**Problem to solve:** Could you return the listing below exactly, with every line intact?

BEGIN

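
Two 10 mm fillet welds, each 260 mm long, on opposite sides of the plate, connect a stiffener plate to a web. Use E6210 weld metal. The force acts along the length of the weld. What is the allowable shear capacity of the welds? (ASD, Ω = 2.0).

R_n/Ω ≈ 684 kN

E62XX → F_EXX = 620 MPa.
Effective throat t_e = 0.707 × 10 = 7.07 mm.
Total length L = 520 mm; A_we = 7.07 × 520 = 3676 mm².
F_nw = 0.6 F_EXX = 0.6 × 620 = 372 MPa.
R_n = 372 × 3676 × 10⁻³ = 1368 kN; R_n/Ω = 1368/2.0 = 683.8 kN.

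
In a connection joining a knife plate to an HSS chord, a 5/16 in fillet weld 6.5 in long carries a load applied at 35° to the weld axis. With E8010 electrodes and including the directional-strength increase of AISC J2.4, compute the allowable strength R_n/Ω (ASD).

R_n/Ω ≈ 42 kip

E80XX → F_EXX = 80 ksi.
t_e = 0.707 × 0.3125 = 0.2209 in; A_we = 0.2209 × 6.5 = 1.436 in².
Directional factor: 1.0 + 0.5 sin^1.5(35°) = 1.217.
F_nw = 0.6 × 80 × 1.217 = 58.43 ksi.
R_n/Ω = (58.43 × 1.436) / 2.0 = 41.95 kip.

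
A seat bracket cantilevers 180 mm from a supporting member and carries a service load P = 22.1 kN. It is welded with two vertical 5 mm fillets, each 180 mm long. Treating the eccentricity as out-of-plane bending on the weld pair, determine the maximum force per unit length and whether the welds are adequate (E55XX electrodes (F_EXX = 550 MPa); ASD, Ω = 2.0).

f_max ≈ 373 N/mm; adequate

L_w = 2 × 180 = 360 mm; section modulus (unit throat) S = 2 × L²/6 = 10800 mm².
Direct shear f_v = P/L_w = 22.1×10³/360 = 61.39 N/mm.
Moment M = P × e = 22.1×10³ × 180 = 3978000 N·mm; bending f_b = M/S = 368.3 N/mm.
f_max = √(f_v² + f_b²) = √(61.39² + 368.3²) = 373.4 N/mm.
r_n/Ω = (1/2.0) × 0.6 × 550 × (0.707 × 5) = 583.3 N/mm → adequate.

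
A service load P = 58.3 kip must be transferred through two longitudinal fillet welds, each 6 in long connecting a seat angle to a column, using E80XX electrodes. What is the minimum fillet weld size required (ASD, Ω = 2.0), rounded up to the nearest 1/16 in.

E80XX → F_EXX = 80 ksi.
Total weld length L = 12 in.
Required throat t_e = P × Ω / (0.6 F_EXX × L) = 58.3 × 2.0 / (0.6 × 80 × 12) = 0.2024 in.
Required leg w = t_e / 0.707 = 0.2863 in → use 5/16 in.

w = 5/16 in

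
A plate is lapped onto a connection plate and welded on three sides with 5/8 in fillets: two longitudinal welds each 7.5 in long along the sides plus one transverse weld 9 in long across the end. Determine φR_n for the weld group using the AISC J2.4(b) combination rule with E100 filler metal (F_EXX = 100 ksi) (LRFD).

φR_n ≈ 522 kip

t_e = 0.707 × 0.625 = 0.4419 in.
R_nwl = 0.6 × 100 × 0.4419 × 15 = 397.7 kip (longitudinal, 2 welds).
R_nwt = 0.6 × 100 × 0.4419 × 9 = 238.6 kip (transverse, base value).
(i) R_nwl + R_nwt = 636.3 kip; (ii) 0.85 R_nwl + 1.5 R_nwt = 696 kip.
R_n = max = 696 kip [governs: (ii)]; φR_n = 522 kip.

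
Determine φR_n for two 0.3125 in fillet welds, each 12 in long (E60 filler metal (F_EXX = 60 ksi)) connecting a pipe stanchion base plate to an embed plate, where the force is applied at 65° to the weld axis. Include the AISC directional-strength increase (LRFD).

φR_n ≈ 205 kips

t_e = 0.707 × 0.3125 = 0.2209 in; A_we = 0.2209 × 24 = 5.302 in².
Directional factor: 1.0 + 0.5 sin^1.5(65°) = 1.431.
F_nw = 0.6 × 60 × 1.431 = 51.53 ksi.
φR_n = 0.75 × 51.53 × 5.302 = 204.9 kips.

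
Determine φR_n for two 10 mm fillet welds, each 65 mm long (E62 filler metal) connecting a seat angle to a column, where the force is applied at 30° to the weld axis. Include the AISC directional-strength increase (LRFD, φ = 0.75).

E62XX → F_EXX = 620 MPa.
t_e = 0.707 × 10 = 7.07 mm; A_we = 7.07 × 130 = 919.1 mm².
Directional factor: 1.0 + 0.5 sin^1.5(30°) = 1.177.
F_nw = 0.6 × 620 × 1.177 = 437.8 MPa.
φR_n = 0.75 × 437.8 × 919.1 × 10⁻³ = 301.8 kN.

φR_n ≈ 302 kN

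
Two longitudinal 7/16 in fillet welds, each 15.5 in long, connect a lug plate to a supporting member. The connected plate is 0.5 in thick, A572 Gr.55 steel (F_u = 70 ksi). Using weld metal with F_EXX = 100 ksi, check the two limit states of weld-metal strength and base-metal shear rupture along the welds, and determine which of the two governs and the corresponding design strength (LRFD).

φR_n ≈ 431 kips (weld metal governs)

t_e = 0.707 × 0.4375 = 0.3093 in; L = 31 in.
Weld metal: φR_n = 0.75 × 0.6 × 100 × 0.3093 × 31 = 431.5 kips.
Base metal (shear rupture): φR_n = 0.75 × 0.6 × 70 × 0.5 × 31 = 488.2 kips.
Governing: weld metal.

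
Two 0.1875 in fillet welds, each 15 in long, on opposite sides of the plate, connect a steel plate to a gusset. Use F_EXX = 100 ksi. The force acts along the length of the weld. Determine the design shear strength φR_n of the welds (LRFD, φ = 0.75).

φR_n ≈ 179 kips

Effective throat t_e = 0.707 × 0.1875 = 0.1326 in.
Total length L = 30 in; A_we = 0.1326 × 30 = 3.977 in².
F_nw = 0.6 F_EXX = 0.6 × 100 = 60 ksi.
φR_n = 0.75 × 60 × 3.977 = 179 kips.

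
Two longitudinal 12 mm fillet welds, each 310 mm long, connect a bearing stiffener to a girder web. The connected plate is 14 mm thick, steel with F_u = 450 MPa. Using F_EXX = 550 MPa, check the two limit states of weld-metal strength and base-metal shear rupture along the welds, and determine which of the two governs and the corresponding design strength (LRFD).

φR_n ≈ 1300 kN (weld metal governs)

t_e = 0.707 × 12 = 8.484 mm; L = 620 mm.
Weld metal: φR_n = 0.75 × 0.6 × 550 × 8.484 × 620 × 10⁻³ = 1302 kN.
Base metal (shear rupture): φR_n = 0.75 × 0.6 × 450 × 14 × 620 × 10⁻³ = 1758 kN.
Governing: weld metal.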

END

**Answer to this task:**
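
Two 10 mm fillet welds, each 260 mm long, on opposite sides of the plate, connect a stiffener plate to a web. Use E6210 weld metal. The force acts along the length of the weld. What is the allowable shear capacity of the welds? (ASD, Ω = 2.0).

R_n/Ω ≈ 684 kN

E62XX → F_EXX = 620 MPa.
Effective throat t_e = 0.707 × 10 = 7.07 mm.
Total length L = 520 mm; A_we = 7.07 × 520 = 3676 mm².
F_nw = 0.6 F_EXX = 0.6 × 620 = 372 MPa.
R_n = 372 × 3676 × 10⁻³ = 1368 kN; R_n/Ω = 1368/2.0 = 683.8 kN.

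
In a connection joining a knife plate to an HSS chord, a 5/16 in fillet weld 6.5 in long carries a load applied at 35° to the weld axis. With E8010 electrodes and including the directional-strength increase of AISC J2.4, compute the allowable strength R_n/Ω (ASD).

R_n/Ω ≈ 42 kip

E80XX → F_EXX = 80 ksi.
t_e = 0.707 × 0.3125 = 0.2209 in; A_we = 0.2209 × 6.5 = 1.436 in².
Directional factor: 1.0 + 0.5 sin^1.5(35°) = 1.217.
F_nw = 0.6 × 80 × 1.217 = 58.43 ksi.
R_n/Ω = (58.43 × 1.436) / 2.0 = 41.95 kip.

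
A seat bracket cantilevers 180 mm from a supporting member and carries a service load P = 22.1 kN. It is welded with two vertical 5 mm fillets, each 180 mm long. Treating the eccentricity as out-of-plane bending on the weld pair, determine the maximum force per unit length and whether the welds are adequate (E55XX electrodes (F_EXX = 550 MPa); ASD, Ω = 2.0).

f_max ≈ 373 N/mm; adequate

L_w = 2 × 180 = 360 mm; section modulus (unit throat) S = 2 × L²/6 = 10800 mm².
Direct shear f_v = P/L_w = 22.1×10³/360 = 61.39 N/mm.
Moment M = P × e = 22.1×10³ × 180 = 3978000 N·mm; bending f_b = M/S = 368.3 N/mm.
f_max = √(f_v² + f_b²) = √(61.39² + 368.3²) = 373.4 N/mm.
r_n/Ω = (1/2.0) × 0.6 × 550 × (0.707 × 5) = 583.3 N/mm → adequate.

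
A service load P = 58.3 kip must be transferred through two longitudinal fillet welds, each 6 in long connecting a seat angle to a column, using E80XX electrodes. What is the minimum fillet weld size required (ASD, Ω = 2.0), rounded up to the nearest 1/16 in.

E80XX → F_EXX = 80 ksi.
Total weld length L = 12 in.
Required throat t_e = P × Ω / (0.6 F_EXX × L) = 58.3 × 2.0 / (0.6 × 80 × 12) = 0.2024 in.
Required leg w = t_e / 0.707 = 0.2863 in → use 5/16 in.

w = 5/16 in

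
A plate is lapped onto a connection plate and welded on three sides with 5/8 in fillets: two longitudinal welds each 7.5 in long along the sides plus one transverse weld 9 in long across the end. Determine φR_n for the weld group using the AISC J2.4(b) combination rule with E100 filler metal (F_EXX = 100 ksi) (LRFD).

φR_n ≈ 522 kip

t_e = 0.707 × 0.625 = 0.4419 in.
R_nwl = 0.6 × 100 × 0.4419 × 15 = 397.7 kip (longitudinal, 2 welds).
R_nwt = 0.6 × 100 × 0.4419 × 9 = 238.6 kip (transverse, base value).
(i) R_nwl + R_nwt = 636.3 kip; (ii) 0.85 R_nwl + 1.5 R_nwt = 696 kip.
R_n = max = 696 kip [governs: (ii)]; φR_n = 522 kip.

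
Determine φR_n for two 0.3125 in fillet welds, each 12 in long (E60 filler metal (F_EXX = 60 ksi)) connecting a pipe stanchion base plate to an embed plate, where the force is applied at 65° to the weld axis. Include the AISC directional-strength increase (LRFD).

φR_n ≈ 205 kips

t_e = 0.707 × 0.3125 = 0.2209 in; A_we = 0.2209 × 24 = 5.302 in².
Directional factor: 1.0 + 0.5 sin^1.5(65°) = 1.431.
F_nw = 0.6 × 60 × 1.431 = 51.53 ksi.
φR_n = 0.75 × 51.53 × 5.302 = 204.9 kips.

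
Determine φR_n for two 10 mm fillet welds, each 65 mm long (E62 filler metal) connecting a seat angle to a column, where the force is applied at 30° to the weld axis. Include the AISC directional-strength increase (LRFD, φ = 0.75).

E62XX → F_EXX = 620 MPa.
t_e = 0.707 × 10 = 7.07 mm; A_we = 7.07 × 130 = 919.1 mm².
Directional factor: 1.0 + 0.5 sin^1.5(30°) = 1.177.
F_nw = 0.6 × 620 × 1.177 = 437.8 MPa.
φR_n = 0.75 × 437.8 × 919.1 × 10⁻³ = 301.8 kN.

φR_n ≈ 302 kN

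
Two longitudinal 7/16 in fillet welds, each 15.5 in long, connect a lug plate to a supporting member. The connected plate is 0.5 in thick, A572 Gr.55 steel (F_u = 70 ksi). Using weld metal with F_EXX = 100 ksi, check the two limit states of weld-metal strength and base-metal shear rupture along the welds, and determine which of the two governs and the corresponding design strength (LRFD).

φR_n ≈ 431 kips (weld metal governs)

t_e = 0.707 × 0.4375 = 0.3093 in; L = 31 in.
Weld metal: φR_n = 0.75 × 0.6 × 100 × 0.3093 × 31 = 431.5 kips.
Base metal (shear rupture): φR_n = 0.75 × 0.6 × 70 × 0.5 × 31 = 488.2 kips.
Governing: weld metal.

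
Two 0.1875 in fillet welds, each 15 in long, on opposite sides of the plate, connect a steel plate to a gusset. Use F_EXX = 100 ksi. The force acts along the length of the weld. Determine the design shear strength φR_n of the welds (LRFD, φ = 0.75).

φR_n ≈ 179 kips

Effective throat t_e = 0.707 × 0.1875 = 0.1326 in.
Total length L = 30 in; A_we = 0.1326 × 30 = 3.977 in².
F_nw = 0.6 F_EXX = 0.6 × 100 = 60 ksi.
φR_n = 0.75 × 60 × 3.977 = 179 kips.

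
Two longitudinal 12 mm fillet welds, each 310 mm long, connect a bearing stiffener to a girder web. The connected plate is 14 mm thick, steel with F_u = 450 MPa. Using F_EXX = 550 MPa, check the two limit states of weld-metal strength and base-metal shear rupture along the welds, and determine which of the two governs and the corresponding design strength (LRFD).

φR_n ≈ 1300 kN (weld metal governs)

t_e = 0.707 × 12 = 8.484 mm; L = 620 mm.
Weld metal: φR_n = 0.75 × 0.6 × 550 × 8.484 × 620 × 10⁻³ = 1302 kN.
Base metal (shear rupture): φR_n = 0.75 × 0.6 × 450 × 14 × 620 × 10⁻³ = 1758 kN.
Governing: weld metal.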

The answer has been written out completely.